### WORK REQUIRED:
Copy each line containing the word "Answer" from the records that follow, please.

==*==

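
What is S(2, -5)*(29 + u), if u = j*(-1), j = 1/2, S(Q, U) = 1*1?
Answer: 57/2 ≈ 28.500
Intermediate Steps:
S(Q, U) = 1
j = ½ ≈ 0.50000
u = -½ (u = (½)*(-1) = -½ ≈ -0.50000)
S(2, -5)*(29 + u) = 1*(29 - ½) = 1*(57/2) = 57/2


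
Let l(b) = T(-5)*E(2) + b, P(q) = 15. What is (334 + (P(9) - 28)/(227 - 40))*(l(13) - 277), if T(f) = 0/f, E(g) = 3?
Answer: -1498680/17 ≈ -88158.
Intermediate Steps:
T(f) = 0
l(b) = b (l(b) = 0*3 + b = 0 + b = b)
(334 + (P(9) - 28)/(227 - 40))*(l(13) - 277) = (334 + (15 - 28)/(227 - 40))*(13 - 277) = (334 - 13/187)*(-264) = (62445/187)*(-264) = -1498680/17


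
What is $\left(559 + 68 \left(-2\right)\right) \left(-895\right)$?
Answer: $-378585$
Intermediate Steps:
$\left(559 + 68 \left(-2\right)\right) \left(-895\right) = \left(559 - 136\right) \left(-895\right) = 423 \left(-895\right) = -378585$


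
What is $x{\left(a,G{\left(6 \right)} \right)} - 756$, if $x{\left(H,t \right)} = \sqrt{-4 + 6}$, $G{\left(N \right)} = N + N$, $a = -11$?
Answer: $-756 + \sqrt{2} \approx -754.59$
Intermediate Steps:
$G{\left(N \right)} = 2 N$
$x{\left(H,t \right)} = \sqrt{2}$
$x{\left(a,G{\left(6 \right)} \right)} - 756 = \sqrt{2} - 756 = -756 + \sqrt{2}$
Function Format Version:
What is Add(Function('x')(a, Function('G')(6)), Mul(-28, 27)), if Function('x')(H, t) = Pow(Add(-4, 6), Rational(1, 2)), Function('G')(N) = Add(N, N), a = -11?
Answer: Add(-756, Pow(2, Rational(1, 2))) ≈ -754.59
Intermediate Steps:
Function('G')(N) = Mul(2, N)
Function('x')(H, t) = Pow(2, Rational(1, 2))
Add(Function('x')(a, Function('G')(6)), Mul(-28, 27)) = Add(Pow(2, Rational(1, 2)), Mul(-28, 27)) = Add(Pow(2, Rational(1, 2)), -756) = Add(-756, Pow(2, Rational(1, 2)))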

==*==

### RESPONSE BOX:
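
Answer: 57/2 ≈ 28.500
Answer: -1498680/17 ≈ -88158.
Answer: $-378585$
Answer: $-756 + \sqrt{2} \approx -754.59$
Answer: Add(-756, Pow(2, Rational(1, 2))) ≈ -754.59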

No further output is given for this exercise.